# What this task involves:
Your output should consist of every record, copied exactly.

# Supplied records:

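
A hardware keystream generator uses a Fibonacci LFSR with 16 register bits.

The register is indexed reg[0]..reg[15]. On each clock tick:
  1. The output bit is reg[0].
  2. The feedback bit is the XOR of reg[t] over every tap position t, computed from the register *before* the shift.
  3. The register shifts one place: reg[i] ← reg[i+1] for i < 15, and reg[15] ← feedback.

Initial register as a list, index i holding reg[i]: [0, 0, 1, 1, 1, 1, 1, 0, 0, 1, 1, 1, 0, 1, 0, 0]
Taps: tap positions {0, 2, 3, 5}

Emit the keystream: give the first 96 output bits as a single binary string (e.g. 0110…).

001111100111010011111010100111111001011111101111100010101101110010101100110111101110001010001110

k : reg_k → out_k, fb_k
0: 0011111001110100 → 0, fb=1
1: 0111110011101001 → 0, fb=1
2: 1111100111010011 → 1, fb=1
3: 1111001110100111 → 1, fb=1
4: 1110011101001111 → 1, fb=1
5: 1100111010011111 → 1, fb=0
6: 1001110100111110 → 1, fb=1
7: 0011101001111101 → 0, fb=0
8: 0111010011111010 → 0, fb=1
9: 1110100111110101 → 1, fb=0
10: 1101001111101010 → 1, fb=0
11: 1010011111010100 → 1, fb=1
12: 0100111110101001 → 0, fb=1
13: 1001111101010011 → 1, fb=1
14: 0011111010100111 → 0, fb=1
15: 0111110101001111 → 0, fb=1
16: 1111101010011111 → 1, fb=1
17: 1111010100111111 → 1, fb=0
18: 1110101001111110 → 1, fb=0
19: 1101010011111100 → 1, fb=1
20: 1010100111111001 → 1, fb=0
21: 0101001111110010 → 0, fb=1
22: 1010011111100101 → 1, fb=1
23: 0100111111001011 → 0, fb=1
24: 1001111110010111 → 1, fb=1
25: 0011111100101111 → 0, fb=1
26: 0111111001011111 → 0, fb=1
27: 1111110010111111 → 1, fb=0
28: 1111100101111110 → 1, fb=1
29: 1111001011111101 → 1, fb=1
30: 1110010111111011 → 1, fb=1
31: 1100101111110111 → 1, fb=1
32: 1001011111101111 → 1, fb=1
33: 0010111111011111 → 0, fb=0
34: 0101111110111110 → 0, fb=0
35: 1011111101111100 → 1, fb=0
36: 0111111011111000 → 0, fb=1
37: 1111110111110001 → 1, fb=0
38: 1111101111100010 → 1, fb=1
39: 1111011111000101 → 1, fb=0
40: 1110111110001010 → 1, fb=1
41: 1101111100010101 → 1, fb=1
42: 1011111000101011 → 1, fb=0
43: 0111110001010110 → 0, fb=1
44: 1111100010101101 → 1, fb=1
45: 1111000101011011 → 1, fb=1
46: 1110001010110111 → 1, fb=0
47: 1100010101101110 → 1, fb=0
48: 1000101011011100 → 1, fb=1
49: 0001010110111001 → 0, fb=0
50: 0010101101110010 → 0, fb=1
51: 0101011011100101 → 0, fb=0
52: 1010110111001010 → 1, fb=1
53: 0101101110010101 → 0, fb=1
54: 1011011100101011 → 1, fb=0
55: 0110111001010110 → 0, fb=0
56: 1101110010101100 → 1, fb=1
57: 1011100101011001 → 1, fb=1
58: 0111001010110011 → 0, fb=0
59: 1110010101100110 → 1, fb=1
60: 1100101011001101 → 1, fb=1
61: 1001010110011011 → 1, fb=1
62: 0010101100110111 → 0, fb=1
63: 0101011001101111 → 0, fb=0
64: 1010110011011110 → 1, fb=1
65: 0101100110111101 → 0, fb=1
66: 1011001101111011 → 1, fb=1
67: 0110011011110111 → 0, fb=0
68: 1100110111101110 → 1, fb=0
69: 1001101111011100 → 1, fb=0
70: 0011011110111000 → 0, fb=1
71: 0110111101110001 → 0, fb=0
72: 1101111011100010 → 1, fb=1
73: 1011110111000101 → 1, fb=0
74: 0111101110001010 → 0, fb=0
75: 1111011100010100 → 1, fb=0
76: 1110111000101000 → 1, fb=1
77: 1101110001010001 → 1, fb=1
78: 1011100010100011 → 1, fb=1
79: 0111000101000111 → 0, fb=0
80: 1110001010001110 → 1, fb=0
81: 1100010100011100 → 1, fb=0
82: 1000101000111000 → 1, fb=1
83: 0001010001110001 → 0, fb=0
84: 0010100011100010 → 0, fb=1
85: 0101000111000101 → 0, fb=1
86: 1010001110001011 → 1, fb=0
87: 0100011100010110 → 0, fb=1
88: 1000111000101101 → 1, fb=0
89: 0001110001011010 → 0, fb=0
90: 0011100010110100 → 0, fb=0
91: 0111000101101000 → 0, fb=0
92: 1110001011010000 → 1, fb=0
93: 1100010110100000 → 1, fb=0
94: 1000101101000000 → 1, fb=1
95: 0001011010000001 → 0, fb=0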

# Answer to the exercise:
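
A hardware keystream generator uses a Fibonacci LFSR with 16 register bits.

The register is indexed reg[0]..reg[15]. On each clock tick:
  1. The output bit is reg[0].
  2. The feedback bit is the XOR of reg[t] over every tap position t, computed from the register *before* the shift.
  3. The register shifts one place: reg[i] ← reg[i+1] for i < 15, and reg[15] ← feedback.

Initial register as a list, index i holding reg[i]: [0, 0, 1, 1, 1, 1, 1, 0, 0, 1, 1, 1, 0, 1, 0, 0]
Taps: tap positions {0, 2, 3, 5}

Emit the keystream: give the first 96 output bits as a single binary string (e.g. 0110…).

001111100111010011111010100111111001011111101111100010101101110010101100110111101110001010001110

k : reg_k → out_k, fb_k
0: 0011111001110100 → 0, fb=1
1: 0111110011101001 → 0, fb=1
2: 1111100111010011 → 1, fb=1
3: 1111001110100111 → 1, fb=1
4: 1110011101001111 → 1, fb=1
5: 1100111010011111 → 1, fb=0
6: 1001110100111110 → 1, fb=1
7: 0011101001111101 → 0, fb=0
8: 0111010011111010 → 0, fb=1
9: 1110100111110101 → 1, fb=0
10: 1101001111101010 → 1, fb=0
11: 1010011111010100 → 1, fb=1
12: 0100111110101001 → 0, fb=1
13: 1001111101010011 → 1, fb=1
14: 0011111010100111 → 0, fb=1
15: 0111110101001111 → 0, fb=1
16: 1111101010011111 → 1, fb=1
17: 1111010100111111 → 1, fb=0
18: 1110101001111110 → 1, fb=0
19: 1101010011111100 → 1, fb=1
20: 1010100111111001 → 1, fb=0
21: 0101001111110010 → 0, fb=1
22: 1010011111100101 → 1, fb=1
23: 0100111111001011 → 0, fb=1
24: 1001111110010111 → 1, fb=1
25: 0011111100101111 → 0, fb=1
26: 0111111001011111 → 0, fb=1
27: 1111110010111111 → 1, fb=0
28: 1111100101111110 → 1, fb=1
29: 1111001011111101 → 1, fb=1
30: 1110010111111011 → 1, fb=1
31: 1100101111110111 → 1, fb=1
32: 1001011111101111 → 1, fb=1
33: 0010111111011111 → 0, fb=0
34: 0101111110111110 → 0, fb=0
35: 1011111101111100 → 1, fb=0
36: 0111111011111000 → 0, fb=1
37: 1111110111110001 → 1, fb=0
38: 1111101111100010 → 1, fb=1
39: 1111011111000101 → 1, fb=0
40: 1110111110001010 → 1, fb=1
41: 1101111100010101 → 1, fb=1
42: 1011111000101011 → 1, fb=0
43: 0111110001010110 → 0, fb=1
44: 1111100010101101 → 1, fb=1
45: 1111000101011011 → 1, fb=1
46: 1110001010110111 → 1, fb=0
47: 1100010101101110 → 1, fb=0
48: 1000101011011100 → 1, fb=1
49: 0001010110111001 → 0, fb=0
50: 0010101101110010 → 0, fb=1
51: 0101011011100101 → 0, fb=0
52: 1010110111001010 → 1, fb=1
53: 0101101110010101 → 0, fb=1
54: 1011011100101011 → 1, fb=0
55: 0110111001010110 → 0, fb=0
56: 1101110010101100 → 1, fb=1
57: 1011100101011001 → 1, fb=1
58: 0111001010110011 → 0, fb=0
59: 1110010101100110 → 1, fb=1
60: 1100101011001101 → 1, fb=1
61: 1001010110011011 → 1, fb=1
62: 0010101100110111 → 0, fb=1
63: 0101011001101111 → 0, fb=0
64: 1010110011011110 → 1, fb=1
65: 0101100110111101 → 0, fb=1
66: 1011001101111011 → 1, fb=1
67: 0110011011110111 → 0, fb=0
68: 1100110111101110 → 1, fb=0
69: 1001101111011100 → 1, fb=0
70: 0011011110111000 → 0, fb=1
71: 0110111101110001 → 0, fb=0
72: 1101111011100010 → 1, fb=1
73: 1011110111000101 → 1, fb=0
74: 0111101110001010 → 0, fb=0
75: 1111011100010100 → 1, fb=0
76: 1110111000101000 → 1, fb=1
77: 1101110001010001 → 1, fb=1
78: 1011100010100011 → 1, fb=1
79: 0111000101000111 → 0, fb=0
80: 1110001010001110 → 1, fb=0
81: 1100010100011100 → 1, fb=0
82: 1000101000111000 → 1, fb=1
83: 0001010001110001 → 0, fb=0
84: 0010100011100010 → 0, fb=1
85: 0101000111000101 → 0, fb=1
86: 1010001110001011 → 1, fb=0
87: 0100011100010110 → 0, fb=1
88: 1000111000101101 → 1, fb=0
89: 0001110001011010 → 0, fb=0
90: 0011100010110100 → 0, fb=0
91: 0111000101101000 → 0, fb=0
92: 1110001011010000 → 1, fb=0
93: 1100010110100000 → 1, fb=0
94: 1000101101000000 → 1, fb=1
95: 0001011010000001 → 0, fb=0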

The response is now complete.